About this task:
Your answer should be the records below, repeated exactly as they stand.

(Stored items)
------------------------------------------------------------

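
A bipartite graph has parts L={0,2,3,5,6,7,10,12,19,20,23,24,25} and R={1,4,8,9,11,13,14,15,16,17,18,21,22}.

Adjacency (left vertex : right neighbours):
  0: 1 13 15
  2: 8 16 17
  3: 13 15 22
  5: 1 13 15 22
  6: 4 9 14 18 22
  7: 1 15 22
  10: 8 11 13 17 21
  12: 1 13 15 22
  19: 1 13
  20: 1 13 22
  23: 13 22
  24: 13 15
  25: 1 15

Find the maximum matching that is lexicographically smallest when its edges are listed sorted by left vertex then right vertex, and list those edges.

Lex-smallest maximum matching: {(0,1), (2,8), (3,13), (5,15), (6,4), (7,22), (10,11)}

|M| = 7 (so the lex-smallest maximum matching has 7 edges)
process left vertices in ascending order; for each, take the smallest-labelled available neighbour that still permits 7 edges overall, or leave it unmatched if none does
lex-smallest matching: {0-1, 2-8, 3-13, 5-15, 6-4, 7-22, 10-11}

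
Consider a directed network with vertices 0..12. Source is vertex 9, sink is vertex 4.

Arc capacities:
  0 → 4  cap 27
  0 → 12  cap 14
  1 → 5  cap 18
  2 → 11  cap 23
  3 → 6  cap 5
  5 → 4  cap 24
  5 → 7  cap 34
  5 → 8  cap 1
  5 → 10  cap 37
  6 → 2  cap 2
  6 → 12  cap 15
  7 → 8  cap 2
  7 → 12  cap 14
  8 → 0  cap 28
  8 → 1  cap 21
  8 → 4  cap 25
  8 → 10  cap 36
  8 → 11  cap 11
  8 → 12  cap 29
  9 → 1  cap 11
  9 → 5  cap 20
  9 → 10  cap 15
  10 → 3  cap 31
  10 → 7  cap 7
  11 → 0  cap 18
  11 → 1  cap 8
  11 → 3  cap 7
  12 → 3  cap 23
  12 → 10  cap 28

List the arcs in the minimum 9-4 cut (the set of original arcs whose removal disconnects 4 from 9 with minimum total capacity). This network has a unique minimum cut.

Min-cut arcs: {(5,4), (5,8), (6,2), (7,8)} (total capacity 29)

augment #1: 9→5→4 push 20
augment #2: 9→1→5→4 push 4
augment #3: 9→1→5→8→4 push 1
augment #4: 9→10→7→8→4 push 2
augment #5: 9→10→3→6→2→11→0→4 push 2
max flow = 29; residual-reachable set from 9 gives S-side
cut edges (S→T): {(5,4), (5,8), (6,2), (7,8)} total cap 29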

------------------------------------------------------------

Output for this task:
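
A bipartite graph has parts L={0,2,3,5,6,7,10,12,19,20,23,24,25} and R={1,4,8,9,11,13,14,15,16,17,18,21,22}.

Adjacency (left vertex : right neighbours):
  0: 1 13 15
  2: 8 16 17
  3: 13 15 22
  5: 1 13 15 22
  6: 4 9 14 18 22
  7: 1 15 22
  10: 8 11 13 17 21
  12: 1 13 15 22
  19: 1 13
  20: 1 13 22
  23: 13 22
  24: 13 15
  25: 1 15

Find the maximum matching that is lexicographically smallest when its edges are listed sorted by left vertex then right vertex, and list those edges.

Lex-smallest maximum matching: {(0,1), (2,8), (3,13), (5,15), (6,4), (7,22), (10,11)}

|M| = 7 (so the lex-smallest maximum matching has 7 edges)
process left vertices in ascending order; for each, take the smallest-labelled available neighbour that still permits 7 edges overall, or leave it unmatched if none does
lex-smallest matching: {0-1, 2-8, 3-13, 5-15, 6-4, 7-22, 10-11}

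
Consider a directed network with vertices 0..12. Source is vertex 9, sink is vertex 4.

Arc capacities:
  0 → 4  cap 27
  0 → 12  cap 14
  1 → 5  cap 18
  2 → 11  cap 23
  3 → 6  cap 5
  5 → 4  cap 24
  5 → 7  cap 34
  5 → 8  cap 1
  5 → 10  cap 37
  6 → 2  cap 2
  6 → 12  cap 15
  7 → 8  cap 2
  7 → 12  cap 14
  8 → 0  cap 28
  8 → 1  cap 21
  8 → 4  cap 25
  8 → 10  cap 36
  8 → 11  cap 11
  8 → 12  cap 29
  9 → 1  cap 11
  9 → 5  cap 20
  9 → 10  cap 15
  10 → 3  cap 31
  10 → 7  cap 7
  11 → 0  cap 18
  11 → 1  cap 8
  11 → 3  cap 7
  12 → 3  cap 23
  12 → 10  cap 28

List the arcs in the minimum 9-4 cut (the set of original arcs whose removal disconnects 4 from 9 with minimum total capacity). This network has a unique minimum cut.

Min-cut arcs: {(5,4), (5,8), (6,2), (7,8)} (total capacity 29)

augment #1: 9→5→4 push 20
augment #2: 9→1→5→4 push 4
augment #3: 9→1→5→8→4 push 1
augment #4: 9→10→7→8→4 push 2
augment #5: 9→10→3→6→2→11→0→4 push 2
max flow = 29; residual-reachable set from 9 gives S-side
cut edges (S→T): {(5,4), (5,8), (6,2), (7,8)} total cap 29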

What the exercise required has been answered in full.